Top of Input data
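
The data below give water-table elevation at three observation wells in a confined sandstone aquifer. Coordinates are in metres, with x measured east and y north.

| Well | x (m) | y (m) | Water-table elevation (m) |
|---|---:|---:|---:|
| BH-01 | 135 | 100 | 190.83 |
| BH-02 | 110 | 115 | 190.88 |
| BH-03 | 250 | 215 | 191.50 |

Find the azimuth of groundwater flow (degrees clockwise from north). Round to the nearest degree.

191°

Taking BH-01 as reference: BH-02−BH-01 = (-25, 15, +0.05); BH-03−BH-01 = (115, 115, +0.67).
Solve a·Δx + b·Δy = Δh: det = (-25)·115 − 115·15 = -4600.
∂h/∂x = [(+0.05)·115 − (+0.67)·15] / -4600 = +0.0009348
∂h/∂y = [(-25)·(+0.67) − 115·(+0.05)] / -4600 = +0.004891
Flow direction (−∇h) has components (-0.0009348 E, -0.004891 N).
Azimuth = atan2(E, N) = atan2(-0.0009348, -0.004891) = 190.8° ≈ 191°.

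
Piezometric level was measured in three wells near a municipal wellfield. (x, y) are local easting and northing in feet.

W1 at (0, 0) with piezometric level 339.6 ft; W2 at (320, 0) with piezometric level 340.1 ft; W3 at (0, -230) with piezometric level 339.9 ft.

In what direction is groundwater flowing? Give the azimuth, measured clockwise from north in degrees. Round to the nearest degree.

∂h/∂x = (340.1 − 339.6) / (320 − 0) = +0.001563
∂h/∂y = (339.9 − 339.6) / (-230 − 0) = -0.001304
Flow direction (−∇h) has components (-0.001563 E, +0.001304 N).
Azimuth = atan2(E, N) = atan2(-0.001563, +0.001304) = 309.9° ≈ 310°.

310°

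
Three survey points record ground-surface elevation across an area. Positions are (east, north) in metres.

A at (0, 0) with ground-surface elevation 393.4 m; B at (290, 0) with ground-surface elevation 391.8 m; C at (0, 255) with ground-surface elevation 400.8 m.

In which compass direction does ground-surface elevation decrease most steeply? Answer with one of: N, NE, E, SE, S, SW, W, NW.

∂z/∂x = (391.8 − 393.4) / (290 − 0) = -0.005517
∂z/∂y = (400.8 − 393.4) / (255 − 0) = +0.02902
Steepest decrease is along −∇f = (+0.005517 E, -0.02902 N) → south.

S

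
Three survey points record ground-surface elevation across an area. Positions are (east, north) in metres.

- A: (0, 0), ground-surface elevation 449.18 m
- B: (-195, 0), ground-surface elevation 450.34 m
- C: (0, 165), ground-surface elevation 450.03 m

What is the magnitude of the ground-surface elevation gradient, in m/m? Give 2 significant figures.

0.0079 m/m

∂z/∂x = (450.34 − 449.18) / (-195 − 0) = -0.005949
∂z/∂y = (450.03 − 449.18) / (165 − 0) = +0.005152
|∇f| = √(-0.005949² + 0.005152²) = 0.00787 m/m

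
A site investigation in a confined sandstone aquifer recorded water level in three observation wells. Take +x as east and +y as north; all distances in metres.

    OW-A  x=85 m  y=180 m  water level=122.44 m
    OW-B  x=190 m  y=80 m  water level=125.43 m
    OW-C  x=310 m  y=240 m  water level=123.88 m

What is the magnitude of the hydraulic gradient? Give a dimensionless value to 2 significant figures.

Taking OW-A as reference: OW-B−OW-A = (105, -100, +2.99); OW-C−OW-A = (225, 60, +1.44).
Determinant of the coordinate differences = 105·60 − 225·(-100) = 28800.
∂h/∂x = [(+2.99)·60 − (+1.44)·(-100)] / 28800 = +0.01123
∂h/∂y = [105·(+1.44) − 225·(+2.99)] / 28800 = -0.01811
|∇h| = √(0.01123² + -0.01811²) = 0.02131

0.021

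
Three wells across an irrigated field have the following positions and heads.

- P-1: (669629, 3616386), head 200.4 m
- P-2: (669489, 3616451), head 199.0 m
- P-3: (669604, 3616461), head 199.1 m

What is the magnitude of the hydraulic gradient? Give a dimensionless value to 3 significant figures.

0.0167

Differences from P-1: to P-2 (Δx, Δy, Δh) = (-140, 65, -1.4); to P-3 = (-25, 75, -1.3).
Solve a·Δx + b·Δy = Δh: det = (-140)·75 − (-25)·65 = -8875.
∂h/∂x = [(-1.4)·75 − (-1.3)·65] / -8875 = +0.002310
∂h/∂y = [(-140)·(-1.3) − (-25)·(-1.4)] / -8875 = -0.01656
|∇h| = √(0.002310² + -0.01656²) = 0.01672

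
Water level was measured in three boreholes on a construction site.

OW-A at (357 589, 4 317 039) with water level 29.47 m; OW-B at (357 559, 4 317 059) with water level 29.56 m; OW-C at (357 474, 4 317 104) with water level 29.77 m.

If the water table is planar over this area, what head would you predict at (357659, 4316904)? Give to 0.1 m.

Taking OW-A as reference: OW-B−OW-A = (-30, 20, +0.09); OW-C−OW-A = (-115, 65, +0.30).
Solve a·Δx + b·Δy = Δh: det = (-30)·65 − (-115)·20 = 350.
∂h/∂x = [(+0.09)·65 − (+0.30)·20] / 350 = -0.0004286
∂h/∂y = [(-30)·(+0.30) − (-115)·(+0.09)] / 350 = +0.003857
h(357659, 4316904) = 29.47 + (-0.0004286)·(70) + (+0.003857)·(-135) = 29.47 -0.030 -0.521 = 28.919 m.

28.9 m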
Bottom of Input data
Top of Input data
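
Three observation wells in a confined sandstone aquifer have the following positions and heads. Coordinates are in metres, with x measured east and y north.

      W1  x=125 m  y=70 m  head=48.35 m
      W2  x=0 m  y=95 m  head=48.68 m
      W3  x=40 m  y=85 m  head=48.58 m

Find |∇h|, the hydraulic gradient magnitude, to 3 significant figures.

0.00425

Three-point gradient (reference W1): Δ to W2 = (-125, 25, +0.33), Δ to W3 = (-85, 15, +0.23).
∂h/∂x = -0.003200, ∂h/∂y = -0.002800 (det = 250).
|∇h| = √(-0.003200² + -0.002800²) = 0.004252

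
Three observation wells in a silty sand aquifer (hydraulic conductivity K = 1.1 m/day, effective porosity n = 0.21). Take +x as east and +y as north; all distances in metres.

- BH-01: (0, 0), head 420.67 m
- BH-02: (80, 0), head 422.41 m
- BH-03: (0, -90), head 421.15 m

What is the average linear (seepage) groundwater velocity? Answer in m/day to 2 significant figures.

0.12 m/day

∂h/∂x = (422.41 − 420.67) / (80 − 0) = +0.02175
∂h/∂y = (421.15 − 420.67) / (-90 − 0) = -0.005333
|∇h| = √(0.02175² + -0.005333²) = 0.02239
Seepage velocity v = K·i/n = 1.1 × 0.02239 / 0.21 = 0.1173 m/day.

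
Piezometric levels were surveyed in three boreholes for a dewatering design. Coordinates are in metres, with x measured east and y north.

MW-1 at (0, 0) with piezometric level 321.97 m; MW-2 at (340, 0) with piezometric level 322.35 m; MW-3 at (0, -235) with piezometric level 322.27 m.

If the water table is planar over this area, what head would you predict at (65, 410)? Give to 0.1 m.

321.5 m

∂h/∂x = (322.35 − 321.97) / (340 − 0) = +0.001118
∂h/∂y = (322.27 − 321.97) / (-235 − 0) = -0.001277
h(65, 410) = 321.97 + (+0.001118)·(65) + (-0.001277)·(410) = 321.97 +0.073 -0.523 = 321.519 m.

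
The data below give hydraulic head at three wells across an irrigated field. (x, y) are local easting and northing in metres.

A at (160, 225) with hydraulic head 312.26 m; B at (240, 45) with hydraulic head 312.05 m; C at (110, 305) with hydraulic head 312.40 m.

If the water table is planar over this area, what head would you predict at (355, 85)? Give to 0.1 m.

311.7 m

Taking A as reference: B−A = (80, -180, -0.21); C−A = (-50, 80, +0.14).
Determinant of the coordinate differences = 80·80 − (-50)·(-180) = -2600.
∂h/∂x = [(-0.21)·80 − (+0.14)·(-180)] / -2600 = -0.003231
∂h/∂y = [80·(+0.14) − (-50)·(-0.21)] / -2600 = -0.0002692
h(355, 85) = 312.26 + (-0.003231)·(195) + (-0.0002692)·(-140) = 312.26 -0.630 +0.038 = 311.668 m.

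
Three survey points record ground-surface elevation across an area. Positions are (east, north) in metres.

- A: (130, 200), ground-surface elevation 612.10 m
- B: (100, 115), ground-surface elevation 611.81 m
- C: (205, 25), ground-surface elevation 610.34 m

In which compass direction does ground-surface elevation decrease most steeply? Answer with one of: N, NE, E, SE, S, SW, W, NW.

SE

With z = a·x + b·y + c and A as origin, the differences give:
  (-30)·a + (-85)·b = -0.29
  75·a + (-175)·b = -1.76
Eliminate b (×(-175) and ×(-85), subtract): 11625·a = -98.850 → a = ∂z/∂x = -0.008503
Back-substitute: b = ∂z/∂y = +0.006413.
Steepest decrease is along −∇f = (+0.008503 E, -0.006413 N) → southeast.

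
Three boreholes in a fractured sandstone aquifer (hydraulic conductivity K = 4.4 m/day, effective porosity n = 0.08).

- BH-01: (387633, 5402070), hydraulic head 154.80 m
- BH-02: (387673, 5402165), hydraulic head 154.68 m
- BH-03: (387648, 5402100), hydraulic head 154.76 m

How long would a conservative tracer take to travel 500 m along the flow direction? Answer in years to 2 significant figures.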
Bottom of Input data
Top of Input data
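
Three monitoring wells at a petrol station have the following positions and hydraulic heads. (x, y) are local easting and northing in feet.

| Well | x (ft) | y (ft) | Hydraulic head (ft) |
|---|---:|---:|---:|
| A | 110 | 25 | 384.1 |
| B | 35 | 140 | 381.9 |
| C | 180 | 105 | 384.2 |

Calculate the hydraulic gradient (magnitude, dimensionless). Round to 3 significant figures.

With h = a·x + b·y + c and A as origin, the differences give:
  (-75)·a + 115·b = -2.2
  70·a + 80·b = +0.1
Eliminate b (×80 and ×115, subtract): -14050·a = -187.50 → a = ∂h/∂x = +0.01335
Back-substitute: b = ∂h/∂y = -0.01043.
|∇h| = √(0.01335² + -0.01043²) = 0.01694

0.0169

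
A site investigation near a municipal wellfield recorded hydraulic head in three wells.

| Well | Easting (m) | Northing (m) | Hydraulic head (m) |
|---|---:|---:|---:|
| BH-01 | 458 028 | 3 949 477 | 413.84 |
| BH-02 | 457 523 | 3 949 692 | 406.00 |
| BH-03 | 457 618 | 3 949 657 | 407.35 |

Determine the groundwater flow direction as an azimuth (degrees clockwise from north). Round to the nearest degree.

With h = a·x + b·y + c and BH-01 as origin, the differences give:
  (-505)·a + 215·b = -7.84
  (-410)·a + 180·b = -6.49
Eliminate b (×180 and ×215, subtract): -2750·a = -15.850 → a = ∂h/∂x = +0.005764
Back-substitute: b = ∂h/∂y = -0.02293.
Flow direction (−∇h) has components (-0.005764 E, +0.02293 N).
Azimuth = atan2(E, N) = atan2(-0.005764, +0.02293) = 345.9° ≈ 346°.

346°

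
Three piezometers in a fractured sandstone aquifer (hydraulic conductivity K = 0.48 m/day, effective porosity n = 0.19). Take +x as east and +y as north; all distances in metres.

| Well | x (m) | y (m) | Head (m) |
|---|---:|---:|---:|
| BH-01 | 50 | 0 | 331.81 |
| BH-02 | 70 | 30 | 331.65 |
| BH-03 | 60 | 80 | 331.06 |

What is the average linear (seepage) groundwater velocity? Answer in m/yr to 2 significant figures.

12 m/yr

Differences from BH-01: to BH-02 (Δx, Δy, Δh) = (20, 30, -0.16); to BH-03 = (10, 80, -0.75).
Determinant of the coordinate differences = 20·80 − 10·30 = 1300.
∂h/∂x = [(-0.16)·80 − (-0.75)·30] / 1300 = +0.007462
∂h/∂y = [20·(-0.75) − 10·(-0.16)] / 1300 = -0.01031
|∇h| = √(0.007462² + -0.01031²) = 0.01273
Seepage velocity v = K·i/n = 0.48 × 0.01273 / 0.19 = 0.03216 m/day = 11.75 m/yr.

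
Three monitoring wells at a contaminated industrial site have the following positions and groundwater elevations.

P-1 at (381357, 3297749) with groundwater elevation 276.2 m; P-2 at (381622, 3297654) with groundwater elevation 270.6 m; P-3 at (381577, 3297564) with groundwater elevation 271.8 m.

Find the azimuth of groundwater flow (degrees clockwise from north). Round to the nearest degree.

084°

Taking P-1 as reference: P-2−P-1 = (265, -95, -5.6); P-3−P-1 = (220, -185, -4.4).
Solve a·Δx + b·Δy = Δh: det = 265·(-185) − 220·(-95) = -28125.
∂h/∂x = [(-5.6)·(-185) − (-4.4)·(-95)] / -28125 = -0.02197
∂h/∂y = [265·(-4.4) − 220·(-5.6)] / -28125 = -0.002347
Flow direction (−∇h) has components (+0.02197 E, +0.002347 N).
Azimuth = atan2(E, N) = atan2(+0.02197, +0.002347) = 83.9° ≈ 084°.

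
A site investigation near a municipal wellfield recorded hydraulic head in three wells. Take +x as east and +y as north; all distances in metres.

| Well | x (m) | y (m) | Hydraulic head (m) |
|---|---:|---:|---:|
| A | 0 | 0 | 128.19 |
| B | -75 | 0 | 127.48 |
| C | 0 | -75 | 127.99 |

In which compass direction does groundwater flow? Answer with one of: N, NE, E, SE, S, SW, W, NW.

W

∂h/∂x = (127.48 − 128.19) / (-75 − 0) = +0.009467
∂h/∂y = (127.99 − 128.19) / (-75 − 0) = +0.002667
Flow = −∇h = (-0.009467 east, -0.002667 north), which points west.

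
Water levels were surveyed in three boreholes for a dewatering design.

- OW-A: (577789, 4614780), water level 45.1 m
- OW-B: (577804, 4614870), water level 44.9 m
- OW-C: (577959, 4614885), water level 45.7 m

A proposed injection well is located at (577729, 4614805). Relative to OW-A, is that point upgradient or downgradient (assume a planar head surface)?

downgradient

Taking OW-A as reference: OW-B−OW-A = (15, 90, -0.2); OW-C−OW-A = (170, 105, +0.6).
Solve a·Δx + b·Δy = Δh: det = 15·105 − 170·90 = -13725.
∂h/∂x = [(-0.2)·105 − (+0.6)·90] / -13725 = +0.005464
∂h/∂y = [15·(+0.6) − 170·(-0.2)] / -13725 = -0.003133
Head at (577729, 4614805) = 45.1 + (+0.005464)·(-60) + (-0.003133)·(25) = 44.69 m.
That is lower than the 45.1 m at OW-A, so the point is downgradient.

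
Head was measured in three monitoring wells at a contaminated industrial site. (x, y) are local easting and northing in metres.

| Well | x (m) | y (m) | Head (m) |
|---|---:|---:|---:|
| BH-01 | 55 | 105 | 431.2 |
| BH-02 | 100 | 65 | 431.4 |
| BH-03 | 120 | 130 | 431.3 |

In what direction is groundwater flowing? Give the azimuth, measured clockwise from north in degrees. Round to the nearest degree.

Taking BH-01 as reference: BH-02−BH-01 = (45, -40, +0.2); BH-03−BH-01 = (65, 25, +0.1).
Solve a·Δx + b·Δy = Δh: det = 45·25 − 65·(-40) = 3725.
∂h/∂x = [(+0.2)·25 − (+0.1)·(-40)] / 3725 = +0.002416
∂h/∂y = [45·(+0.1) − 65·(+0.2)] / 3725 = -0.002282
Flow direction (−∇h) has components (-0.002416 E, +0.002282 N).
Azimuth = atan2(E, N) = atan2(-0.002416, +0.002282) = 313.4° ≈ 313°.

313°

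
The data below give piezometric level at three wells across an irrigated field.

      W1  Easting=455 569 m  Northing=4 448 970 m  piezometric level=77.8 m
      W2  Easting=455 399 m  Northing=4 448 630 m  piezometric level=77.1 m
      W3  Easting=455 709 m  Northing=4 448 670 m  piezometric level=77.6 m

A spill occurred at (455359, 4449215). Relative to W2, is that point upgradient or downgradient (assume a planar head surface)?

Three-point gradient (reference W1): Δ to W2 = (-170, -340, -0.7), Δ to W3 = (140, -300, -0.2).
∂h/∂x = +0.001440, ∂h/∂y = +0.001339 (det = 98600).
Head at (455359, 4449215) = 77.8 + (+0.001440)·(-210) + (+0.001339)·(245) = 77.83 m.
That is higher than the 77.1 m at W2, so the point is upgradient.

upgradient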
Bottom of Input data
● **What you should do**:
When a line among the entries above contains "following", copy it.

● **Exercise solution**:
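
Three wells across an irrigated field have the following positions and heads.
Three observation wells in a confined sandstone aquifer have the following positions and heads. Coordinates are in metres, with x measured east and y north.
Three monitoring wells at a petrol station have the following positions and hydraulic heads. (x, y) are local easting and northing in feet.
Three monitoring wells at a contaminated industrial site have the following positions and groundwater elevations.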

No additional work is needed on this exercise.